(Records to use Opens)

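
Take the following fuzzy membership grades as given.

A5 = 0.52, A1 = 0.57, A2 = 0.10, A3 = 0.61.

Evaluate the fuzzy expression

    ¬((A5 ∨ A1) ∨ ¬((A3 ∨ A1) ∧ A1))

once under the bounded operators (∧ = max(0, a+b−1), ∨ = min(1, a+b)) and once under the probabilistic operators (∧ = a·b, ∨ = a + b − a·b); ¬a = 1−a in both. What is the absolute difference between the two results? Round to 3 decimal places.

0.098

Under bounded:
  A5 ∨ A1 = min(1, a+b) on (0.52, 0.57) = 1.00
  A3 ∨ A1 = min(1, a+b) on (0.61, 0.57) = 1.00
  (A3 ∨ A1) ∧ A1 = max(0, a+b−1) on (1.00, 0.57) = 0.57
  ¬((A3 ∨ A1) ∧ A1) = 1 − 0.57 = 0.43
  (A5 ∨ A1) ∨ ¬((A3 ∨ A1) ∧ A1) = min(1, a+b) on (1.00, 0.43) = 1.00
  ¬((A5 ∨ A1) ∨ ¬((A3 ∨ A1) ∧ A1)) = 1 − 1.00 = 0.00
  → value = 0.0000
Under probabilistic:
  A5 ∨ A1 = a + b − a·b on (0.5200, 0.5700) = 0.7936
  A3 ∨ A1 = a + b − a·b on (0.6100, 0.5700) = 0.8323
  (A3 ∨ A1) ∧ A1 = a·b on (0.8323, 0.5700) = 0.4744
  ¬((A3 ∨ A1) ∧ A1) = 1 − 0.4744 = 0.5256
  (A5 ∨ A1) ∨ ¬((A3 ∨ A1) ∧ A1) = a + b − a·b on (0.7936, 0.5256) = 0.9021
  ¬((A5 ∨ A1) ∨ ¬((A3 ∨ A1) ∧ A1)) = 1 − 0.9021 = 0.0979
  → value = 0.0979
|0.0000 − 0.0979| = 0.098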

(Records to use Closes)

- [Goal of the exercise] In the data above, how many lines contain the word "fuzzy"? Only the number is wanted.

- [Answer space] 2